Stored items:
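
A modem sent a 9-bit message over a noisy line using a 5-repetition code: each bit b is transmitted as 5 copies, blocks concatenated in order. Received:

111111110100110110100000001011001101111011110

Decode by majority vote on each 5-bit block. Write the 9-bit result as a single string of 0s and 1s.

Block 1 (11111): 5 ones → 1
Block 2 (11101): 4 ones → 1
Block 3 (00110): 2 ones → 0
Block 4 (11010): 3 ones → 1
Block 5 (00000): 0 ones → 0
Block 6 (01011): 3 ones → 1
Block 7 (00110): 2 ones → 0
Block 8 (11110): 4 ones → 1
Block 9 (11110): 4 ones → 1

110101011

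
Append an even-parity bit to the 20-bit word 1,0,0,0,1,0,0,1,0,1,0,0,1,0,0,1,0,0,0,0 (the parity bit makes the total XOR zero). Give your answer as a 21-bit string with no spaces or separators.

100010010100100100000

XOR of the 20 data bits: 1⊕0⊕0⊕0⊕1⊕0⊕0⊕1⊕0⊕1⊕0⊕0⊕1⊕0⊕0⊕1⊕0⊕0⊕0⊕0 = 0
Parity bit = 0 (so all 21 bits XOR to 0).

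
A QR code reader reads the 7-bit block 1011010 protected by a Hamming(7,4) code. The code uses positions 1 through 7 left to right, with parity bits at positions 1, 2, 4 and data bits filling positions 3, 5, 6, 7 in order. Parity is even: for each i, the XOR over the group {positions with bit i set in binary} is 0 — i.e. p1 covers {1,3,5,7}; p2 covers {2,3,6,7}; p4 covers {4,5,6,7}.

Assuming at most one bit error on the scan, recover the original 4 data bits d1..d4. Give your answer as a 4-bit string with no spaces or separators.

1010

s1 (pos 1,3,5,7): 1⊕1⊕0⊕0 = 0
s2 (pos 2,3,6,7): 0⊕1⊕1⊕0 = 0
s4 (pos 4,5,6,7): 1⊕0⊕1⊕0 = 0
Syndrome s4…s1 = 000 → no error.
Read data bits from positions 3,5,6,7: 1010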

## How to complete this task
Would you please repeat all the entries exactly as written?

## Exercise output
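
A modem sent a 9-bit message over a noisy line using a 5-repetition code: each bit b is transmitted as 5 copies, blocks concatenated in order. Received:

111111110100110110100000001011001101111011110

Decode by majority vote on each 5-bit block. Write the 9-bit result as a single string of 0s and 1s.

Block 1 (11111): 5 ones → 1
Block 2 (11101): 4 ones → 1
Block 3 (00110): 2 ones → 0
Block 4 (11010): 3 ones → 1
Block 5 (00000): 0 ones → 0
Block 6 (01011): 3 ones → 1
Block 7 (00110): 2 ones → 0
Block 8 (11110): 4 ones → 1
Block 9 (11110): 4 ones → 1

110101011

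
Append an even-parity bit to the 20-bit word 1,0,0,0,1,0,0,1,0,1,0,0,1,0,0,1,0,0,0,0 (the parity bit makes the total XOR zero). Give your answer as a 21-bit string with no spaces or separators.

100010010100100100000

XOR of the 20 data bits: 1⊕0⊕0⊕0⊕1⊕0⊕0⊕1⊕0⊕1⊕0⊕0⊕1⊕0⊕0⊕1⊕0⊕0⊕0⊕0 = 0
Parity bit = 0 (so all 21 bits XOR to 0).

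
A QR code reader reads the 7-bit block 1011010 protected by a Hamming(7,4) code. The code uses positions 1 through 7 left to right, with parity bits at positions 1, 2, 4 and data bits filling positions 3, 5, 6, 7 in order. Parity is even: for each i, the XOR over the group {positions with bit i set in binary} is 0 — i.e. p1 covers {1,3,5,7}; p2 covers {2,3,6,7}; p4 covers {4,5,6,7}.

Assuming at most one bit error on the scan, recover the original 4 data bits d1..d4. Give your answer as a 4-bit string with no spaces or separators.

1010

s1 (pos 1,3,5,7): 1⊕1⊕0⊕0 = 0
s2 (pos 2,3,6,7): 0⊕1⊕1⊕0 = 0
s4 (pos 4,5,6,7): 1⊕0⊕1⊕0 = 0
Syndrome s4…s1 = 000 → no error.
Read data bits from positions 3,5,6,7: 1010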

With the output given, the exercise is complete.